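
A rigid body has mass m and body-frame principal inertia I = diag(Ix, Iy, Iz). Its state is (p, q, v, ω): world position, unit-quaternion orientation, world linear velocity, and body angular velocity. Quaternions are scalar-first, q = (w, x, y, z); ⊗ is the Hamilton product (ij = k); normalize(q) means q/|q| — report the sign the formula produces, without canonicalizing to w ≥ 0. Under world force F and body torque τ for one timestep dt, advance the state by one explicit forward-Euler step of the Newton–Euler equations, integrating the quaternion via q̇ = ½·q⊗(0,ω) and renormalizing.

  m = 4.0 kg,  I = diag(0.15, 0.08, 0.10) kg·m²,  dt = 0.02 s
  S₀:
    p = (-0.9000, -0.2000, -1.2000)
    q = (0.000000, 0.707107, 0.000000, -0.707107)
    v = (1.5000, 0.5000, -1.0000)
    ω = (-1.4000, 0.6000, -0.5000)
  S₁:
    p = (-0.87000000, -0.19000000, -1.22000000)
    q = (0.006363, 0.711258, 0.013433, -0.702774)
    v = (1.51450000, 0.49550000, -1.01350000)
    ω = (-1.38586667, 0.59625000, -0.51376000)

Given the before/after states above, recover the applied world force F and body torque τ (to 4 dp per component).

F = (2.9000, -0.9000, -2.7000)
τ = (0.1000, 0.0200, -0.0100)

Δv = v₁−v₀ = (0.01450000, -0.00450000, -0.01350000)
m·(v₁−v₀)/dt = (2.9000, -0.9000, -2.7000)
rate change Δω = (0.01413333, -0.00375000, -0.01376000)
ω₀×(Iω₀) = (-0.0060, 0.0350, 0.0588)
I·α + gyro = (0.1000, 0.0200, -0.0100)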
• • • • •
**How to complete this task:** Give back the whole listing exactly.

**Task result:**
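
A rigid body has mass m and body-frame principal inertia I = diag(Ix, Iy, Iz). Its state is (p, q, v, ω): world position, unit-quaternion orientation, world linear velocity, and body angular velocity. Quaternions are scalar-first, q = (w, x, y, z); ⊗ is the Hamilton product (ij = k); normalize(q) means q/|q| — report the sign the formula produces, without canonicalizing to w ≥ 0. Under world force F and body torque τ for one timestep dt, advance the state by one explicit forward-Euler step of the Newton–Euler equations, integrating the quaternion via q̇ = ½·q⊗(0,ω) and renormalizing.

  m = 4.0 kg,  I = diag(0.15, 0.08, 0.10) kg·m²,  dt = 0.02 s
  S₀:
    p = (-0.9000, -0.2000, -1.2000)
    q = (0.000000, 0.707107, 0.000000, -0.707107)
    v = (1.5000, 0.5000, -1.0000)
    ω = (-1.4000, 0.6000, -0.5000)
  S₁:
    p = (-0.87000000, -0.19000000, -1.22000000)
    q = (0.006363, 0.711258, 0.013433, -0.702774)
    v = (1.51450000, 0.49550000, -1.01350000)
    ω = (-1.38586667, 0.59625000, -0.51376000)

Given the before/after states above, recover the applied world force F and body torque τ (to 4 dp per component).

F = (2.9000, -0.9000, -2.7000)
τ = (0.1000, 0.0200, -0.0100)

Δv = v₁−v₀ = (0.01450000, -0.00450000, -0.01350000)
m·(v₁−v₀)/dt = (2.9000, -0.9000, -2.7000)
rate change Δω = (0.01413333, -0.00375000, -0.01376000)
ω₀×(Iω₀) = (-0.0060, 0.0350, 0.0588)
I·α + gyro = (0.1000, 0.0200, -0.0100)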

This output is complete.